# Prompt:
Below are records; reproduce exactly the lines from the one that has "A drug's elimination" through the one that has "Drug X has a", ends included, and nothing more.

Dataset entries
-.-.-
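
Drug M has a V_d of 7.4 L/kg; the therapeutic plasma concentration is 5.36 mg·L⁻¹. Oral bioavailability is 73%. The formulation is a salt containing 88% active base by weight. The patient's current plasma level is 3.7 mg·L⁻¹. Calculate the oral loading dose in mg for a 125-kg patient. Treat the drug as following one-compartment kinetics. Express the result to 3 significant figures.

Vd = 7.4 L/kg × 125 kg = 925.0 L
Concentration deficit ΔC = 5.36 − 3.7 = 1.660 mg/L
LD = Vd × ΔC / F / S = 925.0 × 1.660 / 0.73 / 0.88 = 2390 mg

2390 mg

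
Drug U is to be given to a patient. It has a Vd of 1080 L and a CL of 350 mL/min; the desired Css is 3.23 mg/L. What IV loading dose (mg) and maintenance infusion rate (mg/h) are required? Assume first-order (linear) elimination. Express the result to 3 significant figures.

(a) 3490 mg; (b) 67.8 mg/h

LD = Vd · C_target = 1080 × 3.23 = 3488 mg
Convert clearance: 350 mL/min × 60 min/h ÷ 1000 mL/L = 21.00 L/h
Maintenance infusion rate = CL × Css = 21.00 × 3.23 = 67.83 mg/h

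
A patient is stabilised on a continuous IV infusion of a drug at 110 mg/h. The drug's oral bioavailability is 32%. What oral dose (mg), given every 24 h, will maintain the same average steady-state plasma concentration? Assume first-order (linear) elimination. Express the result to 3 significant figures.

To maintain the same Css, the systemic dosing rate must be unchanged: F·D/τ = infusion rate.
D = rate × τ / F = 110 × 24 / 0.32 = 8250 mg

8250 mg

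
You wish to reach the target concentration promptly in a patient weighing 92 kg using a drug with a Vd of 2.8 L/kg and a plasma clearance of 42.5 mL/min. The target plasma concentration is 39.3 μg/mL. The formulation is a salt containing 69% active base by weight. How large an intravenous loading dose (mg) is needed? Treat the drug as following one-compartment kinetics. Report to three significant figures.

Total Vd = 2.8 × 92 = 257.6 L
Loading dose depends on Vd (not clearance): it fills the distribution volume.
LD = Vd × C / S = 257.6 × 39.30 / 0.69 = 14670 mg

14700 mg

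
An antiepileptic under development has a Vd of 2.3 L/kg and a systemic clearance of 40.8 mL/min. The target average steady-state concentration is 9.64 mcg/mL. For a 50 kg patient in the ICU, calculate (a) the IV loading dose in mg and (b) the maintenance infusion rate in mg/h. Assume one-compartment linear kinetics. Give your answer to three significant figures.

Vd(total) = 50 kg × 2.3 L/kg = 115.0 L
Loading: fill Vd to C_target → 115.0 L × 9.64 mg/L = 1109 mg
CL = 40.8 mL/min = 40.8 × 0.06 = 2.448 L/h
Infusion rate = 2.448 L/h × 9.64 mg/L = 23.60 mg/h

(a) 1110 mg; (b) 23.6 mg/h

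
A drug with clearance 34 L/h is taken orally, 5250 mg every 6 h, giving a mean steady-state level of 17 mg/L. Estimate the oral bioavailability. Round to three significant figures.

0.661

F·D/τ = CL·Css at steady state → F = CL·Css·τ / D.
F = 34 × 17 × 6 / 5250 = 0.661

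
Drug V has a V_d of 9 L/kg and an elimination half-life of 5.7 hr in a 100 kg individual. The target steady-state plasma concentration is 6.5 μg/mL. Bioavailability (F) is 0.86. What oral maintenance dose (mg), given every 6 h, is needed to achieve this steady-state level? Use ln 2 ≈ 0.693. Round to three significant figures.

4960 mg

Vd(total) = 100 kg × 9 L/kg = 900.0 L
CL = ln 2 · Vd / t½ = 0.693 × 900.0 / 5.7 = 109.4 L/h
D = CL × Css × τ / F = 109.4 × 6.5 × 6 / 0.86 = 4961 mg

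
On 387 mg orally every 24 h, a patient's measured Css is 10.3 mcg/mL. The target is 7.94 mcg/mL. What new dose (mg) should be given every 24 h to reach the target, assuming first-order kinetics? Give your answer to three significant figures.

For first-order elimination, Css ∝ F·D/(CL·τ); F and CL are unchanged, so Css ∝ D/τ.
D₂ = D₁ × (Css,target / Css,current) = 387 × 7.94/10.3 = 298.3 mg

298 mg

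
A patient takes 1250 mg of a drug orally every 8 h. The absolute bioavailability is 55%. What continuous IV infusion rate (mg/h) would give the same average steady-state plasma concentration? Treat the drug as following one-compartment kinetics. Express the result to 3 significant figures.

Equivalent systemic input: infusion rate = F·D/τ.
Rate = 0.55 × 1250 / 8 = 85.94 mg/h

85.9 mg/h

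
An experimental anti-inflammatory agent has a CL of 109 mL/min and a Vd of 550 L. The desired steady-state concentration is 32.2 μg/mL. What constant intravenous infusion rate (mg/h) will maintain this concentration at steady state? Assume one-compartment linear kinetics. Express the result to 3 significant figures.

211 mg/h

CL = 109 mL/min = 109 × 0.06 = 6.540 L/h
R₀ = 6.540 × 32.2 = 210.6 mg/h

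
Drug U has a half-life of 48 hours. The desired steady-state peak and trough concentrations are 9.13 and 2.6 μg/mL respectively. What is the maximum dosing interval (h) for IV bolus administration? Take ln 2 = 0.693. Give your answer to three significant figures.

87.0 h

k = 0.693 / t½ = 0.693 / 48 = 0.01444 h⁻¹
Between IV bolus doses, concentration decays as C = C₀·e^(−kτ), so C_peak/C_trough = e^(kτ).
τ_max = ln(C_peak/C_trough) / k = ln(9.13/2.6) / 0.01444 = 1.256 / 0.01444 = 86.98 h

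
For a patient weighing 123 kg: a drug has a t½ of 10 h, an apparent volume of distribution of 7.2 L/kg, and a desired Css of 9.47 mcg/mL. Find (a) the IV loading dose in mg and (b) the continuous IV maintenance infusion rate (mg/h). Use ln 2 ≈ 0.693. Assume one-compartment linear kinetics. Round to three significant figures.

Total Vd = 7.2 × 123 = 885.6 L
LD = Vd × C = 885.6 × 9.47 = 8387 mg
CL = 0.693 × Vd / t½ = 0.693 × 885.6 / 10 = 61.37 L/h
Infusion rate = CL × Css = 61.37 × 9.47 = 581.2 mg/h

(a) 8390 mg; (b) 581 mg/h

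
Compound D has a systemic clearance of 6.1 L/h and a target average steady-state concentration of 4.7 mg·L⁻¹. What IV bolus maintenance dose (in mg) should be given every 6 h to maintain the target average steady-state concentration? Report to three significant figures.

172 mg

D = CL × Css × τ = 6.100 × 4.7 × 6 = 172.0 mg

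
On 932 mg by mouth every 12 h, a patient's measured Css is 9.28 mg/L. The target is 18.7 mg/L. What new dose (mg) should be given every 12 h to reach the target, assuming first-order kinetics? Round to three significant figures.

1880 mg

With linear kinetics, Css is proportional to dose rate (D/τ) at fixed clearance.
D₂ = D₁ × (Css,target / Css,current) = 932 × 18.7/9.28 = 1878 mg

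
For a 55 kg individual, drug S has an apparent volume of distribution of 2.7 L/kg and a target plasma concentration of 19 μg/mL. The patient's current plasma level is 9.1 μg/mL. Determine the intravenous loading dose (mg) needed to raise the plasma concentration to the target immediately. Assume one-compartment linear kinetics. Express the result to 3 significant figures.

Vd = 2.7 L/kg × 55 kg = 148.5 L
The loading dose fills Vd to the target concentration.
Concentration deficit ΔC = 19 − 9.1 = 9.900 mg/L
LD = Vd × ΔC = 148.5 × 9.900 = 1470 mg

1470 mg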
-.-.-
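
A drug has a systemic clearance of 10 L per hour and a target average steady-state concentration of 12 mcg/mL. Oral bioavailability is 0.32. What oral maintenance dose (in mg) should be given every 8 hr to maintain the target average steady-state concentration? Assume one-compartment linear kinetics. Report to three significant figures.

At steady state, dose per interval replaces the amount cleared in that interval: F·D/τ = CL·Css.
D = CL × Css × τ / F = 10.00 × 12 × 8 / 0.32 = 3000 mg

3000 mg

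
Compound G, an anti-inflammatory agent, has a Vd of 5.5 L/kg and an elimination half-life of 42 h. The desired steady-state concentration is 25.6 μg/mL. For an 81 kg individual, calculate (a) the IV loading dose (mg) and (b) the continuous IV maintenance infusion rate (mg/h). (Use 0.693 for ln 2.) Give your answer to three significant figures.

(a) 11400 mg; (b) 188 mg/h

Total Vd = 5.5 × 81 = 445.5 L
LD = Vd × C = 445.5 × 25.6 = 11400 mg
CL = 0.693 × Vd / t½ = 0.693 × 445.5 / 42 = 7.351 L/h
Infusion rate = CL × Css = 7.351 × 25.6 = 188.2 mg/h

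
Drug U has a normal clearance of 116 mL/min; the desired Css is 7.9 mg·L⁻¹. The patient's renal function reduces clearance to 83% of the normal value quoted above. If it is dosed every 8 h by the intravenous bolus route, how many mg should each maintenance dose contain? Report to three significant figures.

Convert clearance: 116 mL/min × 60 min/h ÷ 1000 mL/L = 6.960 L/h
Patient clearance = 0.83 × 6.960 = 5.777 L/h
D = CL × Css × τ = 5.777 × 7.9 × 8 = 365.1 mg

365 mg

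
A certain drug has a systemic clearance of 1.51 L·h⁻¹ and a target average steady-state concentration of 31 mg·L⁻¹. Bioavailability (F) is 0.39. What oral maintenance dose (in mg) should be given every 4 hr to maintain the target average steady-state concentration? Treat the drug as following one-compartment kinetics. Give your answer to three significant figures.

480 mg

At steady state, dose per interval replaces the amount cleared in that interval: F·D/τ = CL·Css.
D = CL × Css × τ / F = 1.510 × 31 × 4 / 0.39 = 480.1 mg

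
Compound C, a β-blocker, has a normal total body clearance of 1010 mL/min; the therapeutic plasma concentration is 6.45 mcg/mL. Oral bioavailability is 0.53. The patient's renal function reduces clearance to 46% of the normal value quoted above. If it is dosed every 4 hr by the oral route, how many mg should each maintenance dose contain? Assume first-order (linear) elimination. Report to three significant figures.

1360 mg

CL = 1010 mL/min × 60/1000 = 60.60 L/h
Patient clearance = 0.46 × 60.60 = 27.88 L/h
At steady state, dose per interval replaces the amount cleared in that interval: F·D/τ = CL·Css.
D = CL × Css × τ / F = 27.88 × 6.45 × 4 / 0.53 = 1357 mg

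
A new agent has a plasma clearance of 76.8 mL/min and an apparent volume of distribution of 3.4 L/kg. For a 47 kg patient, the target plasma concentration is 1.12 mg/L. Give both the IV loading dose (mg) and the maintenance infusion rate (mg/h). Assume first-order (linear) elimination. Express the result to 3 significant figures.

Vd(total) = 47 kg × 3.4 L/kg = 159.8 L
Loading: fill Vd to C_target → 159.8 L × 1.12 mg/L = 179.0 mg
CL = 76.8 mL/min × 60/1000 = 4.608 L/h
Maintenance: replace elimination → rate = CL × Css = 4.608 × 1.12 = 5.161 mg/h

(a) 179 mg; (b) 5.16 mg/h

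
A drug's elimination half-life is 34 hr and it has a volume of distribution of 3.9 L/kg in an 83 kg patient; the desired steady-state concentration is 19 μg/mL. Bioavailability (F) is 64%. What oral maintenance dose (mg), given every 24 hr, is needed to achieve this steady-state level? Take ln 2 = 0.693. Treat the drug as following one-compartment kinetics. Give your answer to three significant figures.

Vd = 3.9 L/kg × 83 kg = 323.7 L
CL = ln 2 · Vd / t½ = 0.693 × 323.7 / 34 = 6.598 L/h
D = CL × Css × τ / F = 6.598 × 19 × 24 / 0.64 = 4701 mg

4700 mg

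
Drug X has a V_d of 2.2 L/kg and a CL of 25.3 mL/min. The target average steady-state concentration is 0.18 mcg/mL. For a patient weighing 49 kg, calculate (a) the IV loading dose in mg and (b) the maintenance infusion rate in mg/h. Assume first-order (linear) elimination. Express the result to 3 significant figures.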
-.-.-
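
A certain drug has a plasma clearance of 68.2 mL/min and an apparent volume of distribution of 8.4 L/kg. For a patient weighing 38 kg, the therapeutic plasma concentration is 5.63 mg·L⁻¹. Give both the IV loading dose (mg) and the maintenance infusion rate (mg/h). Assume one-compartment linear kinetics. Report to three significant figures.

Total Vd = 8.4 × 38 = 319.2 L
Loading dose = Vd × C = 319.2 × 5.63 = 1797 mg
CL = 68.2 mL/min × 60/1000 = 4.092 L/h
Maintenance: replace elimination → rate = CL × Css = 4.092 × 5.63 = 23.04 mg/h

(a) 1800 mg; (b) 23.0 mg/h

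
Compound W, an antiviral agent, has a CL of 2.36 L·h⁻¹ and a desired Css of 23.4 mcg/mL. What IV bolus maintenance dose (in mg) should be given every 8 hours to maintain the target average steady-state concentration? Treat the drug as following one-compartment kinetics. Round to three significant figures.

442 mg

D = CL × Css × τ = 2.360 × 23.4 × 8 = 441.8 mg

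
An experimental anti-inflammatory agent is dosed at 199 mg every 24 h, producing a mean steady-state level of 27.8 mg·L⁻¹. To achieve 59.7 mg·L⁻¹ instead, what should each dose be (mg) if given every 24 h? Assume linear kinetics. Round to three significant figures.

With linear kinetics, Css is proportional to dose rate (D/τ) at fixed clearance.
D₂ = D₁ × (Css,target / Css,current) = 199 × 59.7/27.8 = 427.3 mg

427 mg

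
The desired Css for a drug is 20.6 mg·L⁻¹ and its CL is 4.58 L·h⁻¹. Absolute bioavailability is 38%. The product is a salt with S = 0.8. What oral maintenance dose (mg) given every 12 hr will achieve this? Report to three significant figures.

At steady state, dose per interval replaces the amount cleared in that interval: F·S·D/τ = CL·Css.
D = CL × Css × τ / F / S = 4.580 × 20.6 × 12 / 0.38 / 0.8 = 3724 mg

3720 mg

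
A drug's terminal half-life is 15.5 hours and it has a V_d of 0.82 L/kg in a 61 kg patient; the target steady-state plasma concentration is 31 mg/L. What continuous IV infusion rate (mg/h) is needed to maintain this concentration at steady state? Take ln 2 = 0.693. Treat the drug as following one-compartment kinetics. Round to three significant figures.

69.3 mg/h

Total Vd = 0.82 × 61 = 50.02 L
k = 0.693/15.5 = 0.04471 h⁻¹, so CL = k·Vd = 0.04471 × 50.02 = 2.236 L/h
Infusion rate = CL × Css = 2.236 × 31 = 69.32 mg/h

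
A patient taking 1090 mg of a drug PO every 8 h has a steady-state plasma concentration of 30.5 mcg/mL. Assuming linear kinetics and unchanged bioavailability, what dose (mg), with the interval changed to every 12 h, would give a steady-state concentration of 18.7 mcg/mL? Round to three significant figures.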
-.-.-
# Answer for the task:
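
A drug's elimination half-life is 34 hr and it has a volume of distribution of 3.9 L/kg in an 83 kg patient; the desired steady-state concentration is 19 μg/mL. Bioavailability (F) is 64%. What oral maintenance dose (mg), given every 24 hr, is needed to achieve this steady-state level? Take ln 2 = 0.693. Treat the drug as following one-compartment kinetics. Give your answer to three significant figures.

Vd = 3.9 L/kg × 83 kg = 323.7 L
CL = ln 2 · Vd / t½ = 0.693 × 323.7 / 34 = 6.598 L/h
D = CL × Css × τ / F = 6.598 × 19 × 24 / 0.64 = 4701 mg

4700 mg

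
Drug X has a V_d of 2.2 L/kg and a CL of 25.3 mL/min. The target average steady-state concentration is 0.18 mcg/mL. For a patient weighing 49 kg, calculate (a) the IV loading dose in mg and (b) the maintenance infusion rate in mg/h. Assume first-order (linear) elimination. Express the result to 3 significant figures.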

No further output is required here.